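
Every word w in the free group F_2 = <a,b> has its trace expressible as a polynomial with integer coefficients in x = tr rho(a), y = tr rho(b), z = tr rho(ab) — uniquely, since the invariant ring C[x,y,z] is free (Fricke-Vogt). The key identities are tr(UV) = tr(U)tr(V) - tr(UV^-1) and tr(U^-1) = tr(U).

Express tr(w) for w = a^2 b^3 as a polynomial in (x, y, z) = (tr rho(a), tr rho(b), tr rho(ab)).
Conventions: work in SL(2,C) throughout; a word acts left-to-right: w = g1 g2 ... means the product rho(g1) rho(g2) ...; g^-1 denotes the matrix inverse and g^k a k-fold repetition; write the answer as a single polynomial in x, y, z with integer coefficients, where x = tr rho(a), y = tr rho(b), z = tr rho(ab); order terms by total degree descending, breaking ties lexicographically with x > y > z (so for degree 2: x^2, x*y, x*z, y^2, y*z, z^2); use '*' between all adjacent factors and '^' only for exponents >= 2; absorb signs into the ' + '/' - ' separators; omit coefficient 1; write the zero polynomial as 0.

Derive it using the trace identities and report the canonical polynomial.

tr(b^2 a) = tr(b) * tr(a b) - tr(a) = y*z - x
tr(b^2) = tr(b) * tr(b) - tr(1) = y^2 - 2
tr(b a^2 b) = tr(a) * tr(b^2 a) - tr(b^2) = x*y*z - x^2 - y^2 + 2
tr(b a^2) = tr(a) * tr(b a) - tr(b) = x*z - y
so tr(a^2 b^3) = tr(b) * tr(b a^2 b) - tr(b a^2) = x*y^2*z - x^2*y - y^3 - x*z + 3*y

x*y^2*z - x^2*y - y^3 - x*z + 3*y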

.....

REQUIRED WORK ▸
Copy each line containing the word "with" from the data.

WRITTEN RESPONSE ▸
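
Every word w in the free group F_2 = <a,b> has its trace expressible as a polynomial with integer coefficients in x = tr rho(a), y = tr rho(b), z = tr rho(ab) — uniquely, since the invariant ring C[x,y,z] is free (Fricke-Vogt). The key identities are tr(UV) = tr(U)tr(V) - tr(UV^-1) and tr(U^-1) = tr(U).
Conventions: work in SL(2,C) throughout; a word acts left-to-right: w = g1 g2 ... means the product rho(g1) rho(g2) ...; g^-1 denotes the matrix inverse and g^k a k-fold repetition; write the answer as a single polynomial in x, y, z with integer coefficients, where x = tr rho(a), y = tr rho(b), z = tr rho(ab); order terms by total degree descending, breaking ties lexicographically with x > y > z (so for degree 2: x^2, x*y, x*z, y^2, y*z, z^2); use '*' between all adjacent factors and '^' only for exponents >= 2; absorb signs into the ' + '/' - ' separators; omit coefficient 1; write the zero polynomial as 0.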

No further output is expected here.